WORK INSTRUCTION - Reproduce, exactly, the lines of the material below from the line containing "A theory worksheet asks: in A" through the line containing "Working in D#", with both end lines included and nothing else.

------------

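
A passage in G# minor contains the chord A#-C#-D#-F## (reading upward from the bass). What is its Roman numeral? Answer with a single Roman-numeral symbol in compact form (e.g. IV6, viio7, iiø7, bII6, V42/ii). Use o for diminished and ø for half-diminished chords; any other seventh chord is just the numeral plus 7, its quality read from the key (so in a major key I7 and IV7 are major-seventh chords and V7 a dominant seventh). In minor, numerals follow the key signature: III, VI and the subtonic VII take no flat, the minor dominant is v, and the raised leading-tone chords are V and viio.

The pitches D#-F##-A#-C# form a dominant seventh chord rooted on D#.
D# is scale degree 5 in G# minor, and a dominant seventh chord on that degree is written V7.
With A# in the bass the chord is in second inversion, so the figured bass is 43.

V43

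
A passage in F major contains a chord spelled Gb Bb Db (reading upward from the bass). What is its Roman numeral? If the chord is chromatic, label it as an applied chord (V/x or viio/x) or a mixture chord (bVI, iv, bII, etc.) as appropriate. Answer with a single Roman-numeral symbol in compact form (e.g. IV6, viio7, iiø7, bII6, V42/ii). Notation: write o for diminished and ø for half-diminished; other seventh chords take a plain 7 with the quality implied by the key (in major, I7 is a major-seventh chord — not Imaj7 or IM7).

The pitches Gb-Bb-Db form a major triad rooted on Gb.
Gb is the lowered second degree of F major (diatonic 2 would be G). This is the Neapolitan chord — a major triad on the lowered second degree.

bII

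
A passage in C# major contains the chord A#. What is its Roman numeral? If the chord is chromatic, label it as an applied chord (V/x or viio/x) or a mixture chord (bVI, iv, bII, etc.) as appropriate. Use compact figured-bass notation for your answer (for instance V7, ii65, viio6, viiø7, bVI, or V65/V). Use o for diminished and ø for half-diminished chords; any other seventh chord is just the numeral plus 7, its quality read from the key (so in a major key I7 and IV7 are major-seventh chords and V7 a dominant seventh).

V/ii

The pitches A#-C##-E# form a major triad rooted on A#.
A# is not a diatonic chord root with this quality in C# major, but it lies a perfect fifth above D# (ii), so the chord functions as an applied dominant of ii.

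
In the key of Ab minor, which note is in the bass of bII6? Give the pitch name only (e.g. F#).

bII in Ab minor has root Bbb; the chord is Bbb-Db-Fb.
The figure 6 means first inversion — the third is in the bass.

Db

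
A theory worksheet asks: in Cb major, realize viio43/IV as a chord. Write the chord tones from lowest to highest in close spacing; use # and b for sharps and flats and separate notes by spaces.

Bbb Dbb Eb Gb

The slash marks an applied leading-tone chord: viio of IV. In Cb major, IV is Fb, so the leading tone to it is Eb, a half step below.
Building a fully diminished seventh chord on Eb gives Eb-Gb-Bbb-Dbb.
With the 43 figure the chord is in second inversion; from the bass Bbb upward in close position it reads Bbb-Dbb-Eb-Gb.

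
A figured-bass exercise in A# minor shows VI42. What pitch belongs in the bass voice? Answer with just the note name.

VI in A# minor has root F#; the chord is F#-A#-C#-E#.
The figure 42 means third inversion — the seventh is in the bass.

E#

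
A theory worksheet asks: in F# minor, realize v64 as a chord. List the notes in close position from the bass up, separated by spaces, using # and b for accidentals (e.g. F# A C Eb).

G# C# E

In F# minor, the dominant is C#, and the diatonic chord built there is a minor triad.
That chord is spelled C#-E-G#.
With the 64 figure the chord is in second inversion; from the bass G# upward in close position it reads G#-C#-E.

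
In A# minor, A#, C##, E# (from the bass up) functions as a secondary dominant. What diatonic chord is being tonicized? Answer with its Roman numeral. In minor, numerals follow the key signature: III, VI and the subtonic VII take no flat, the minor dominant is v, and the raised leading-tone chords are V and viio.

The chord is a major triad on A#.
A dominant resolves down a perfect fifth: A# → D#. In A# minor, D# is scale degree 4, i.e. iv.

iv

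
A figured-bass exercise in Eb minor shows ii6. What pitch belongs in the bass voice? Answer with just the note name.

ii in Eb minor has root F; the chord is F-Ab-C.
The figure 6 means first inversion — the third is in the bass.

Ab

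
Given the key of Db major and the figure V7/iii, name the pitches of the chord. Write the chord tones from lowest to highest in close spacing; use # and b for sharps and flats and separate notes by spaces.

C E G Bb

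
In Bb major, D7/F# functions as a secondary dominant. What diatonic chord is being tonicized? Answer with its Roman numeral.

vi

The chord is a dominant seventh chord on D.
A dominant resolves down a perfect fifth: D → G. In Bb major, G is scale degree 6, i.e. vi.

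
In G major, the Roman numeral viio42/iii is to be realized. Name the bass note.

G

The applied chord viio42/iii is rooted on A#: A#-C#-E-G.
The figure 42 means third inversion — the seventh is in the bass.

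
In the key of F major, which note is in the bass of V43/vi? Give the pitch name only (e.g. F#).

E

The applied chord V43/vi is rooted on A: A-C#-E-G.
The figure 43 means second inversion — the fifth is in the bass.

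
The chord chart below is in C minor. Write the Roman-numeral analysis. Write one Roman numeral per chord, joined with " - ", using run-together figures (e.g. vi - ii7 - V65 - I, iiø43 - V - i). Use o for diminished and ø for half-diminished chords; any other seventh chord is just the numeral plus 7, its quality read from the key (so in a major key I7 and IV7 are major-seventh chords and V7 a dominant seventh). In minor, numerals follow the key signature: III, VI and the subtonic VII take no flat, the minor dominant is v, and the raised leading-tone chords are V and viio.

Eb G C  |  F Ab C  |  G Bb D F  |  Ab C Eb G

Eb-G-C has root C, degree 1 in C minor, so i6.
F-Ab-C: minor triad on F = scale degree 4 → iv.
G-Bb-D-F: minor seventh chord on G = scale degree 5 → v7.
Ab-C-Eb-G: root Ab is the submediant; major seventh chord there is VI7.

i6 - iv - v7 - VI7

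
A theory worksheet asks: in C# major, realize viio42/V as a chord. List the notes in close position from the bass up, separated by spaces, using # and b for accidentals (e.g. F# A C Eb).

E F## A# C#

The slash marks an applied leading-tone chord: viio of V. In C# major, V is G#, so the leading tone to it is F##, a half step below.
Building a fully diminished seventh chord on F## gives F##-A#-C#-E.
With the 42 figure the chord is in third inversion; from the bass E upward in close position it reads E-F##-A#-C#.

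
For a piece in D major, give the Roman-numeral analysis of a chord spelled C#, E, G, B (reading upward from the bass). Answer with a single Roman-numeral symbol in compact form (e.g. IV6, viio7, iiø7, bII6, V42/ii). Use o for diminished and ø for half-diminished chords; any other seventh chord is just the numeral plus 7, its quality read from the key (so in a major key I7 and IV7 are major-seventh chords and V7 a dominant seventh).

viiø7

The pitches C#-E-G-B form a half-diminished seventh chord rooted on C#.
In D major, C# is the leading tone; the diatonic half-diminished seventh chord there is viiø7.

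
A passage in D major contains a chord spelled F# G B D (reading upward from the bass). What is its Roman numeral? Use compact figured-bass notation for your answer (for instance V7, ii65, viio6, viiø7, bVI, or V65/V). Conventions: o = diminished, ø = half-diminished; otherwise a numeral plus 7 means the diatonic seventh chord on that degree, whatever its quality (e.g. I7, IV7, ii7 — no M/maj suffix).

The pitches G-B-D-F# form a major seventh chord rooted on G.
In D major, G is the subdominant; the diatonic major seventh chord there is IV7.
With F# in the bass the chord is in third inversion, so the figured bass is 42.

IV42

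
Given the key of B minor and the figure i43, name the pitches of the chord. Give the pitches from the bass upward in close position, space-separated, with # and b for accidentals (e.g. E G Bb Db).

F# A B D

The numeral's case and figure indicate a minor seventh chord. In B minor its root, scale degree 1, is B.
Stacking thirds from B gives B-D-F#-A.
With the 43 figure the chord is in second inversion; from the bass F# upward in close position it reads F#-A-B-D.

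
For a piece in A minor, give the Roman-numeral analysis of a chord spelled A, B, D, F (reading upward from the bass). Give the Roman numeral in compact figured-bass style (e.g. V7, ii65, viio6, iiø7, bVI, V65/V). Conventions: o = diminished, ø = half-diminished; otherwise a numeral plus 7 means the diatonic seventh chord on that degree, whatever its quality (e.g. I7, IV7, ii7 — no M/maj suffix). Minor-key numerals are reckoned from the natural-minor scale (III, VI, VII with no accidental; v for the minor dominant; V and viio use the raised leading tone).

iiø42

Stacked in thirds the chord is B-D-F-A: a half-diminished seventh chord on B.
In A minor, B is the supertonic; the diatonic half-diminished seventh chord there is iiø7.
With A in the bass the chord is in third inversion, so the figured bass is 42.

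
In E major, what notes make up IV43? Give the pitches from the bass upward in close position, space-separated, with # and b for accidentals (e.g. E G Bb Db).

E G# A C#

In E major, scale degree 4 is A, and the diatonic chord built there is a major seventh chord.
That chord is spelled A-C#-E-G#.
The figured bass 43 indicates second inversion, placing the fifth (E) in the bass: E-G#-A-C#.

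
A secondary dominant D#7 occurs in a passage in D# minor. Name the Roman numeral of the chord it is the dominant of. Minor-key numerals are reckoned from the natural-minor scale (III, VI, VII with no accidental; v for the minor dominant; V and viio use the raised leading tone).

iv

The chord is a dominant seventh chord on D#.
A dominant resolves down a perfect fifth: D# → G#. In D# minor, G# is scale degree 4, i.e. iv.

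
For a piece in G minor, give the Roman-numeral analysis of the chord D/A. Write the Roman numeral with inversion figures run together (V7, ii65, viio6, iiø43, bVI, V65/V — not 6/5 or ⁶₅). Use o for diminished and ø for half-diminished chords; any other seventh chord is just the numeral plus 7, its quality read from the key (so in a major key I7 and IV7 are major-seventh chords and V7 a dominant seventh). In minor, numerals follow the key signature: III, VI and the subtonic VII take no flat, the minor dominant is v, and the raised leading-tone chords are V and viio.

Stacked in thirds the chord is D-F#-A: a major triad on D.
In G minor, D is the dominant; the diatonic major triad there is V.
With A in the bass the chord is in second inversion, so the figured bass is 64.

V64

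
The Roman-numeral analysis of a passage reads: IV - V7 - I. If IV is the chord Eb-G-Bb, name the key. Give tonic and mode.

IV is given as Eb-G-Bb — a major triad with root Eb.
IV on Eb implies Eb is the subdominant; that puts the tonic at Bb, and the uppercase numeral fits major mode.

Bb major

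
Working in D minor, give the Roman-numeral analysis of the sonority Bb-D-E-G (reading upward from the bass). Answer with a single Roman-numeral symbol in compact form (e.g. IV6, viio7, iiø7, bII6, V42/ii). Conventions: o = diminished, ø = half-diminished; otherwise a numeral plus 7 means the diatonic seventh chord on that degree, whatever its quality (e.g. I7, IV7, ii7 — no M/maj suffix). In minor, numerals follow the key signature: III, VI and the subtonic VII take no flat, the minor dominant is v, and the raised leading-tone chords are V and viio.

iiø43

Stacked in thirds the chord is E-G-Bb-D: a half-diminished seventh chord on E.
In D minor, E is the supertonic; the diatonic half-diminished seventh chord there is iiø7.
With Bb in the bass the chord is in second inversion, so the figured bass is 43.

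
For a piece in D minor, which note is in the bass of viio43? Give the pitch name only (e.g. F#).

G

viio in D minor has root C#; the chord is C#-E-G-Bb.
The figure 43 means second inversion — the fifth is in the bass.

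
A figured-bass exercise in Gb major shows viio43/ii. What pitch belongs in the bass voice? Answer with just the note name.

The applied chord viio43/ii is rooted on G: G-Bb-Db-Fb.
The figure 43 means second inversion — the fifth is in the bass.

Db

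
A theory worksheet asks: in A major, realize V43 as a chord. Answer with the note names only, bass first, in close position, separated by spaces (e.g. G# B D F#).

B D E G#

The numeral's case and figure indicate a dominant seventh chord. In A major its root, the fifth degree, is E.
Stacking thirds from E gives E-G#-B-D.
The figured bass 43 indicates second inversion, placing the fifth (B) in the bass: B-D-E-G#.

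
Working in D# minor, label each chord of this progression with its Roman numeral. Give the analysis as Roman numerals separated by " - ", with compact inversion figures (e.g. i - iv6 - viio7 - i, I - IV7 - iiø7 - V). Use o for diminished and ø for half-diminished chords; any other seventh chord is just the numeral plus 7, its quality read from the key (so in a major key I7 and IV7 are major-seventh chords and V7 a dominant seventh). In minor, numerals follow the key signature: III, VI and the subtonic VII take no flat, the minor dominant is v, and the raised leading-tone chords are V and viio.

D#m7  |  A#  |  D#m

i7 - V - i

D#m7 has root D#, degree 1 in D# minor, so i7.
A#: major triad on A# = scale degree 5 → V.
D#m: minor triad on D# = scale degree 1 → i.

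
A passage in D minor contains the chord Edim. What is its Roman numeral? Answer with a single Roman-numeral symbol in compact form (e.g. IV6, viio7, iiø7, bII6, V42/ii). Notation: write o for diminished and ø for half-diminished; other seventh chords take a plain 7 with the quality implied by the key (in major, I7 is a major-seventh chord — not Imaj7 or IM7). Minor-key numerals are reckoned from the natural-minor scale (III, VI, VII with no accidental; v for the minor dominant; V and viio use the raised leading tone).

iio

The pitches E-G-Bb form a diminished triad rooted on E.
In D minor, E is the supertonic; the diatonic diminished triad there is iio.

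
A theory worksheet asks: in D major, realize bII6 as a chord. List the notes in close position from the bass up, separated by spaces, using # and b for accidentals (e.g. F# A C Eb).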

------------

EXERCISE RESPONSE -
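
A theory worksheet asks: in A major, realize V43 as a chord. Answer with the note names only, bass first, in close position, separated by spaces (e.g. G# B D F#).

B D E G#

The numeral's case and figure indicate a dominant seventh chord. In A major its root, the fifth degree, is E.
Stacking thirds from E gives E-G#-B-D.
The figured bass 43 indicates second inversion, placing the fifth (B) in the bass: B-D-E-G#.

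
Working in D# minor, label each chord of this progression with its Roman numeral. Give the analysis as Roman numerals separated by " - ", with compact inversion figures (e.g. i - iv6 - viio7 - i, I - IV7 - iiø7 - V). Use o for diminished and ø for half-diminished chords; any other seventh chord is just the numeral plus 7, its quality read from the key (so in a major key I7 and IV7 are major-seventh chords and V7 a dominant seventh). In minor, numerals follow the key signature: III, VI and the subtonic VII take no flat, the minor dominant is v, and the raised leading-tone chords are V and viio.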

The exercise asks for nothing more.